**Work order:** Please copy, exactly as they appear below, the lines from the one containing "(Noor: Work, Mira: Work) → (19, 19)" through the one containing "Kestrel and Meridian".

Stored items:
┌────────
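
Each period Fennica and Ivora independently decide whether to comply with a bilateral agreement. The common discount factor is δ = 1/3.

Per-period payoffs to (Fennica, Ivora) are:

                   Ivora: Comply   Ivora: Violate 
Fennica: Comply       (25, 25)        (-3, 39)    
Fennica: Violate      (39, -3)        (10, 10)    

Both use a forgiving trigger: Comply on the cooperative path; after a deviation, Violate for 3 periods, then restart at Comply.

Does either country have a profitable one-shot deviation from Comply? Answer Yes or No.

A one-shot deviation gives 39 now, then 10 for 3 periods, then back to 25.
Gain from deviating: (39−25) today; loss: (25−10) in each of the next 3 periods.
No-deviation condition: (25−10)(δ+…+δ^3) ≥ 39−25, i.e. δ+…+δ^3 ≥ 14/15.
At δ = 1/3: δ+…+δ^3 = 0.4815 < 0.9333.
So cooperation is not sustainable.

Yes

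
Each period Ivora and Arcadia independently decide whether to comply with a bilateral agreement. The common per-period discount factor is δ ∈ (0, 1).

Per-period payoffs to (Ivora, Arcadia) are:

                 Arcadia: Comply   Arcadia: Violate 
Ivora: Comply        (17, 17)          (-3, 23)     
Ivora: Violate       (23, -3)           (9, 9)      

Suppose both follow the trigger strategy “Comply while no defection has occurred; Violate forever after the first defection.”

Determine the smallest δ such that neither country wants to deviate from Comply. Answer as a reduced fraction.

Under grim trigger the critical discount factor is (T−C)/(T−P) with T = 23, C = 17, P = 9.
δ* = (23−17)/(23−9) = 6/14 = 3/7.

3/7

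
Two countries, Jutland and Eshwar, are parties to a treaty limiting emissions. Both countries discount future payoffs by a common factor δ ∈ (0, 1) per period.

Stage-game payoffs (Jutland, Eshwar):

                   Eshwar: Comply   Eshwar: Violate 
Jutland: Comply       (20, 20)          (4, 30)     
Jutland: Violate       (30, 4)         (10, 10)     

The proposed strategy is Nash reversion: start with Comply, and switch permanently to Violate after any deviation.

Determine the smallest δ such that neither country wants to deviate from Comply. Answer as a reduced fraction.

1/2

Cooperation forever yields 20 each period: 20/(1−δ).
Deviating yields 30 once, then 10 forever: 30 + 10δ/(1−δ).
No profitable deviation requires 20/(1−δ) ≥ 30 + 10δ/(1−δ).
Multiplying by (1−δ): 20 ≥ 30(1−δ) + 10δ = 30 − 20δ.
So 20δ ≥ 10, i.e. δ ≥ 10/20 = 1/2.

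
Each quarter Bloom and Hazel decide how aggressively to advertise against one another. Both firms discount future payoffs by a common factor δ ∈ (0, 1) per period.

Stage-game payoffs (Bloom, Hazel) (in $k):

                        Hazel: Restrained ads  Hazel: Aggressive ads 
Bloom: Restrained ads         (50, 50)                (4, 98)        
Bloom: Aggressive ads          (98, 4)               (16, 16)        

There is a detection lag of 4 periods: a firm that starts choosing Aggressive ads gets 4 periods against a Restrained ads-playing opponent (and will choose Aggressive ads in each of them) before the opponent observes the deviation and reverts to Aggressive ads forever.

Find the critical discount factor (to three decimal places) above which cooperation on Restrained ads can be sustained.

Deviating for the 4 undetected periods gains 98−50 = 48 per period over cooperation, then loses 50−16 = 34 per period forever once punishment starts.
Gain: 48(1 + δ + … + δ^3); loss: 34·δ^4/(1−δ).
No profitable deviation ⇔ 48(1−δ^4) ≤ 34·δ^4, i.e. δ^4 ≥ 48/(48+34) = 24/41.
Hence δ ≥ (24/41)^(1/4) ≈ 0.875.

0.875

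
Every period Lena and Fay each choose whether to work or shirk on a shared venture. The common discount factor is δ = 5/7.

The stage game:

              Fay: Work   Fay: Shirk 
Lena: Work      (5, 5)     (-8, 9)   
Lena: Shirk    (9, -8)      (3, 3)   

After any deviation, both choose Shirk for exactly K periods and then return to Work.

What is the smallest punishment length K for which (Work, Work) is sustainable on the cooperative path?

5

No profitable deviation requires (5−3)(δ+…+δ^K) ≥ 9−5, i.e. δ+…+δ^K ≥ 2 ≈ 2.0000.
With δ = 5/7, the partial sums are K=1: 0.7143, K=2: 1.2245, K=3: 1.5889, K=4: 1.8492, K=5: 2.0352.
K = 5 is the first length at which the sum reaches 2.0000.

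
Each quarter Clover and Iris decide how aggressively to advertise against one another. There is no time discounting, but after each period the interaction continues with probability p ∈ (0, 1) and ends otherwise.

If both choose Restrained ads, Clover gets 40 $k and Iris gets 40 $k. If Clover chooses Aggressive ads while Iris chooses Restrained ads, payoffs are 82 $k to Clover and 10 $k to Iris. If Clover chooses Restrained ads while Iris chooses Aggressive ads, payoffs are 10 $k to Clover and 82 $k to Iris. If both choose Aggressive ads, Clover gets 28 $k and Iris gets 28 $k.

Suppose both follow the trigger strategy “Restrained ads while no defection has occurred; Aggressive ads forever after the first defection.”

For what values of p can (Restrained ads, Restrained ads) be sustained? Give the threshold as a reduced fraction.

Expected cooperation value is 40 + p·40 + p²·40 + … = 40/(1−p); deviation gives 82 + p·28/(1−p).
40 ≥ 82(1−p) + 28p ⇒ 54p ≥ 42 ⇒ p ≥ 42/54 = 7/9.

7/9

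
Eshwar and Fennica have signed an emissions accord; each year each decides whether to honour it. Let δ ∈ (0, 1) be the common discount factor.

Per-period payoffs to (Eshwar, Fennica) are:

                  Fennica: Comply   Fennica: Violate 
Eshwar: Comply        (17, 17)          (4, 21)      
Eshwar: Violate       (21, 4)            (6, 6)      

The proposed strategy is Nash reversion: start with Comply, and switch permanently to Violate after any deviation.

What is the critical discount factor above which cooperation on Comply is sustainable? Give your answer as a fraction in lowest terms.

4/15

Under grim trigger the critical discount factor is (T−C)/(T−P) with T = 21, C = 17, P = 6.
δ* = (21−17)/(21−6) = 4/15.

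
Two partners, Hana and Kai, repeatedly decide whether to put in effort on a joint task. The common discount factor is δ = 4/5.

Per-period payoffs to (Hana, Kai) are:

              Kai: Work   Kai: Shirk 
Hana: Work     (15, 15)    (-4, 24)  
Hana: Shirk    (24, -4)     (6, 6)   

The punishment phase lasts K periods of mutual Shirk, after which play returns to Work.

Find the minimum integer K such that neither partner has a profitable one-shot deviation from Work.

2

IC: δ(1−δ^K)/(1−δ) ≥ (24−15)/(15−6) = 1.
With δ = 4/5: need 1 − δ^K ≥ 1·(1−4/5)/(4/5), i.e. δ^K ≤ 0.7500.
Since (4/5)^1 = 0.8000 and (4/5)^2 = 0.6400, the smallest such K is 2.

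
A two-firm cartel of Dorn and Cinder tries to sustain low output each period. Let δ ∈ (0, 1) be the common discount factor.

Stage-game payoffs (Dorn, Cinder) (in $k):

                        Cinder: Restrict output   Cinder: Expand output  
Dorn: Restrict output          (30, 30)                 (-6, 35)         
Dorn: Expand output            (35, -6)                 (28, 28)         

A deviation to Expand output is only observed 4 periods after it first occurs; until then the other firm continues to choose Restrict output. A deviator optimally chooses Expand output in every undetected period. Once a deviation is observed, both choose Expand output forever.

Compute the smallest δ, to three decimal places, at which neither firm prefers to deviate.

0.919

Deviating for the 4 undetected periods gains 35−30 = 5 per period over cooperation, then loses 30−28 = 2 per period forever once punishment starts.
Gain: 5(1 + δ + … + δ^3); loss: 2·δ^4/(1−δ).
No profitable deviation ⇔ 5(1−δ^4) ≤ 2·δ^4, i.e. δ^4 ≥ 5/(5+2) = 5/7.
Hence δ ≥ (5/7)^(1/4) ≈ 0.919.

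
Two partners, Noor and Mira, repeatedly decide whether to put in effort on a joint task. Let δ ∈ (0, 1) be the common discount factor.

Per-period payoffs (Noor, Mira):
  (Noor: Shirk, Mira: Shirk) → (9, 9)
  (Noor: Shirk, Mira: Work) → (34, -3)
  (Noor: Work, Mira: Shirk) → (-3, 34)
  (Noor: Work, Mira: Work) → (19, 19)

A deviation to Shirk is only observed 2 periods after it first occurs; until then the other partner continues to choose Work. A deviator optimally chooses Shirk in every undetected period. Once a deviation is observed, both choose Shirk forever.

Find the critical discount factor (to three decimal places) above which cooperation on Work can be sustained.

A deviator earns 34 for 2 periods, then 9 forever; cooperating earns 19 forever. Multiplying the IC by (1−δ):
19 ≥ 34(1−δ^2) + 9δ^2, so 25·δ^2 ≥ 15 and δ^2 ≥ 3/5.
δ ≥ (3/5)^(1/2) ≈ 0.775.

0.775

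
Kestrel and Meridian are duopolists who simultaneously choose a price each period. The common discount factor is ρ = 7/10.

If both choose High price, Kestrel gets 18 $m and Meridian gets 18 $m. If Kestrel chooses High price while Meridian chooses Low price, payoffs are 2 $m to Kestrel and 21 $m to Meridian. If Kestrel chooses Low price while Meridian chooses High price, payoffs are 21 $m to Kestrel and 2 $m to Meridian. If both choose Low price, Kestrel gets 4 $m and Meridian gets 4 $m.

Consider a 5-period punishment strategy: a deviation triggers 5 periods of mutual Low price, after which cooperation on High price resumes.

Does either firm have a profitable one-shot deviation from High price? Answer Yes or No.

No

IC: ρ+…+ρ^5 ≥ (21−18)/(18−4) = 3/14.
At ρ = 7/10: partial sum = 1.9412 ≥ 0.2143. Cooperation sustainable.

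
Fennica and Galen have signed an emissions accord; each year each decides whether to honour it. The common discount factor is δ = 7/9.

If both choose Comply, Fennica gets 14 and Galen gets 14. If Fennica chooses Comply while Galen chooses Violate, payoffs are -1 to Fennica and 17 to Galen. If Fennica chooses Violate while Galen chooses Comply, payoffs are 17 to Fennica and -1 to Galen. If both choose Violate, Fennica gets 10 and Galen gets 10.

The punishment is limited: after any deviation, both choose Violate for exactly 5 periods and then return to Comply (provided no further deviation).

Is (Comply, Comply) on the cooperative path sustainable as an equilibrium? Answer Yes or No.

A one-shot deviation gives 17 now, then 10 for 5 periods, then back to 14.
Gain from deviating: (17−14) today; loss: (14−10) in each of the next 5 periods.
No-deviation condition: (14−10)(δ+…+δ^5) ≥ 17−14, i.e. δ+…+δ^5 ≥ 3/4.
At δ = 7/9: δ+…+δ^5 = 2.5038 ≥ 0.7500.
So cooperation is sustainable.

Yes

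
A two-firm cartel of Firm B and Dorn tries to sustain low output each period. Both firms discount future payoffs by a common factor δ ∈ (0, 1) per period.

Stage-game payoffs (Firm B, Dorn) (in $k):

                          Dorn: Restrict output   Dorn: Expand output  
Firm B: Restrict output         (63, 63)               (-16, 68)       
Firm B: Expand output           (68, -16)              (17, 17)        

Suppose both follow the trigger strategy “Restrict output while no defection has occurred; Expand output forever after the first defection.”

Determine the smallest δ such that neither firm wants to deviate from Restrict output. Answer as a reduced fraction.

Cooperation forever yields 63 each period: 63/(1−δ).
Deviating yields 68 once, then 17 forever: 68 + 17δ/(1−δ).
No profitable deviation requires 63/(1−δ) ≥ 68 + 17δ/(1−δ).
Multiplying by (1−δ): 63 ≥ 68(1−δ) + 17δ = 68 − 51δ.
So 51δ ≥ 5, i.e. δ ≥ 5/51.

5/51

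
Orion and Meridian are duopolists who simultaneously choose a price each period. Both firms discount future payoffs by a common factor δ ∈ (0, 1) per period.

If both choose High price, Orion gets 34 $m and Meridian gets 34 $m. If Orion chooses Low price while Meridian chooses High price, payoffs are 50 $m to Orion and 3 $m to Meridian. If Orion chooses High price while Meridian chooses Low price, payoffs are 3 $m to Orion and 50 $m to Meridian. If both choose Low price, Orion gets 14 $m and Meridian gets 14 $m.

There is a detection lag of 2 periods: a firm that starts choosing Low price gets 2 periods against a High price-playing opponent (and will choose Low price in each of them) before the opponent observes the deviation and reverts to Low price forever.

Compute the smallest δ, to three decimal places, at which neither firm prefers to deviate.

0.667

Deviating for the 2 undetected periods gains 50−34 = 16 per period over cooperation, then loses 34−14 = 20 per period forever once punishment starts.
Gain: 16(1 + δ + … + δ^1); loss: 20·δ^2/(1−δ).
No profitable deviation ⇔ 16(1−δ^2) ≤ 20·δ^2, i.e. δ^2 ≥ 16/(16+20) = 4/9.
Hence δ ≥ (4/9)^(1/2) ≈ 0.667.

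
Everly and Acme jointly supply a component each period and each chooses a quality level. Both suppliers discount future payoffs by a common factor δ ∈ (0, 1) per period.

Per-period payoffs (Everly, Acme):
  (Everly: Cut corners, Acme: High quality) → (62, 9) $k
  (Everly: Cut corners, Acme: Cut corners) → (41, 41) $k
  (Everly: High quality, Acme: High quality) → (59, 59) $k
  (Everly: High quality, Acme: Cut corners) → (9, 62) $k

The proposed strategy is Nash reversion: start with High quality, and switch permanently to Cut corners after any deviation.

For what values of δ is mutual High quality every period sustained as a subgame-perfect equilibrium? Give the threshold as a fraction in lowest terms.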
└────────
┌────────
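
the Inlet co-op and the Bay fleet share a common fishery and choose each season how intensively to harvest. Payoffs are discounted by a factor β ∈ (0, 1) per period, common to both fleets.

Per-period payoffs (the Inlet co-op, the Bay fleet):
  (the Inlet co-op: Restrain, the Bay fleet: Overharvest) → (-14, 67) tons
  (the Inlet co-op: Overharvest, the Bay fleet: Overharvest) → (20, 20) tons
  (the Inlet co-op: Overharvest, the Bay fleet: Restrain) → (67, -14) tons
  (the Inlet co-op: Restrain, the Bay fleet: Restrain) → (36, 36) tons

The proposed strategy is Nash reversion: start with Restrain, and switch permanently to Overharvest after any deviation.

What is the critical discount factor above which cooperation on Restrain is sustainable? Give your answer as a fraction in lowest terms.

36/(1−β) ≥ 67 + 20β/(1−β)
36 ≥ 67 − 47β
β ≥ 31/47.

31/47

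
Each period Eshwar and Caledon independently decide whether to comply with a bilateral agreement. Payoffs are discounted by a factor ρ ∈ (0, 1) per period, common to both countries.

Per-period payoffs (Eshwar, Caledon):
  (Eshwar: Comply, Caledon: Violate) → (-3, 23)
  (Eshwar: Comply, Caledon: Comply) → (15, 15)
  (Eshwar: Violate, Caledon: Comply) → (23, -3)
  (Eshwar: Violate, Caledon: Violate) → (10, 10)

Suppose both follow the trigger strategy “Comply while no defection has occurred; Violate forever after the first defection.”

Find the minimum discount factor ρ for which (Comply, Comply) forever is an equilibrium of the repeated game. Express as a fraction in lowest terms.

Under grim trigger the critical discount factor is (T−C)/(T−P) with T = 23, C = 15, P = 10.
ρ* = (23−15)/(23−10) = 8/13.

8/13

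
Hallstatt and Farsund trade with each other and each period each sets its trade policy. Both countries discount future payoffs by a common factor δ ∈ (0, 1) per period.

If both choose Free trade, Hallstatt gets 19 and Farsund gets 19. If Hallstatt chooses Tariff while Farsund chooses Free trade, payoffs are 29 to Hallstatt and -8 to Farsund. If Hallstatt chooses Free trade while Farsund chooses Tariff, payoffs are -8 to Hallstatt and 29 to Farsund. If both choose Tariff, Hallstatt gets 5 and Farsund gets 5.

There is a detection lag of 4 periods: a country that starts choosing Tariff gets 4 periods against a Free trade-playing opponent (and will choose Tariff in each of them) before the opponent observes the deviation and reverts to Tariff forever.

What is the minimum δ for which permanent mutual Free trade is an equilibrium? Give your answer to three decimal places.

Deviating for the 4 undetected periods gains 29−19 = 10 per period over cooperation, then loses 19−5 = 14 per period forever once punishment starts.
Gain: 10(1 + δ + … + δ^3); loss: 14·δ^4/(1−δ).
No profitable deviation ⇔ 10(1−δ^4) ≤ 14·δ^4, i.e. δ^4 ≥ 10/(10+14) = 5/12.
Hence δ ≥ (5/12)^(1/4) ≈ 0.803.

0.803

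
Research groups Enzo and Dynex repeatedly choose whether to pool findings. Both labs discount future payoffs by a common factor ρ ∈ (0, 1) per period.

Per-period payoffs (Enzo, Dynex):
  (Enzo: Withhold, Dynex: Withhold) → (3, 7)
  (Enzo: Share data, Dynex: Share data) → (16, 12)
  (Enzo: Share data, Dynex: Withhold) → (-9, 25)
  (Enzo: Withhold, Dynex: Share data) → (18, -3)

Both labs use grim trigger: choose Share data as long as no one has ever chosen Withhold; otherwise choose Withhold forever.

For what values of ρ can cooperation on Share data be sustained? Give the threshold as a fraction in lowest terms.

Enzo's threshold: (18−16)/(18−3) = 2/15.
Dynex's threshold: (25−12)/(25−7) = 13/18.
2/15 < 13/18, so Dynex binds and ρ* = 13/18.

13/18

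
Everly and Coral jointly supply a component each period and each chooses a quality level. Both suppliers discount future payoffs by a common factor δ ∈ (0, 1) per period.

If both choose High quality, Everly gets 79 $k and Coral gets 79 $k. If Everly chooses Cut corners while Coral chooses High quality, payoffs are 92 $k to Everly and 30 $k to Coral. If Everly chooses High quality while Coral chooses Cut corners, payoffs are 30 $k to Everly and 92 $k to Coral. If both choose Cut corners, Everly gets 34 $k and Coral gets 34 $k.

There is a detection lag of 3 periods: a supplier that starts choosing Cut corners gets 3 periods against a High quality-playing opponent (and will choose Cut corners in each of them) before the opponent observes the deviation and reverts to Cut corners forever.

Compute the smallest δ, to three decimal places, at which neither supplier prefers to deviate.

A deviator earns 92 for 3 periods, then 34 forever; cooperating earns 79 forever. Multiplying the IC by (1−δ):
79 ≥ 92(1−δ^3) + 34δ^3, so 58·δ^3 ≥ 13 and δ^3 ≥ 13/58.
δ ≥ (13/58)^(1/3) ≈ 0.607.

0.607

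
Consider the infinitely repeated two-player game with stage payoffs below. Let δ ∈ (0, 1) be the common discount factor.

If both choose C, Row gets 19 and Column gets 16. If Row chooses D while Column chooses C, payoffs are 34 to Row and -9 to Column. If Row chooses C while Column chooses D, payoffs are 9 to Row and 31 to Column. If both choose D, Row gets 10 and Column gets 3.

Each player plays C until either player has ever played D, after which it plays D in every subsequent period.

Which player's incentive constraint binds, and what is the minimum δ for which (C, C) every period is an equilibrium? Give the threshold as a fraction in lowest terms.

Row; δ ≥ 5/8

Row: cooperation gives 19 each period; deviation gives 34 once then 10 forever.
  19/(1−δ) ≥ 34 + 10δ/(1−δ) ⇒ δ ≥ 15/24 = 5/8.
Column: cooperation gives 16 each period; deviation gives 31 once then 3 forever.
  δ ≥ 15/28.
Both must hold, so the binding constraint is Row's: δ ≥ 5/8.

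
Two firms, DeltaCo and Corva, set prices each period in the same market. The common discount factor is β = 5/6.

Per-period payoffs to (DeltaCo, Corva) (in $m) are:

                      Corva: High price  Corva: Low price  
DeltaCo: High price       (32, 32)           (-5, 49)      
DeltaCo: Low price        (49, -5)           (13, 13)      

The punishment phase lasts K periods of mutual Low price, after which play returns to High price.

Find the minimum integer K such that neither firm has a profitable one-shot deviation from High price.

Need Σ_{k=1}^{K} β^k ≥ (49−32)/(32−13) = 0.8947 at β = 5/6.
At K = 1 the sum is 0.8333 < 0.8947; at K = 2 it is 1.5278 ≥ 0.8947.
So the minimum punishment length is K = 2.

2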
└────────
**Output:**
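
  (Noor: Work, Mira: Work) → (19, 19)

A deviation to Shirk is only observed 2 periods after it first occurs; until then the other partner continues to choose Work. A deviator optimally chooses Shirk in every undetected period. Once a deviation is observed, both choose Shirk forever.

Find the critical discount factor (to three decimal places) above which cooperation on Work can be sustained.

A deviator earns 34 for 2 periods, then 9 forever; cooperating earns 19 forever. Multiplying the IC by (1−δ):
19 ≥ 34(1−δ^2) + 9δ^2, so 25·δ^2 ≥ 15 and δ^2 ≥ 3/5.
δ ≥ (3/5)^(1/2) ≈ 0.775.

0.775

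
Kestrel and Meridian are duopolists who simultaneously choose a price each period. The common discount factor is ρ = 7/10.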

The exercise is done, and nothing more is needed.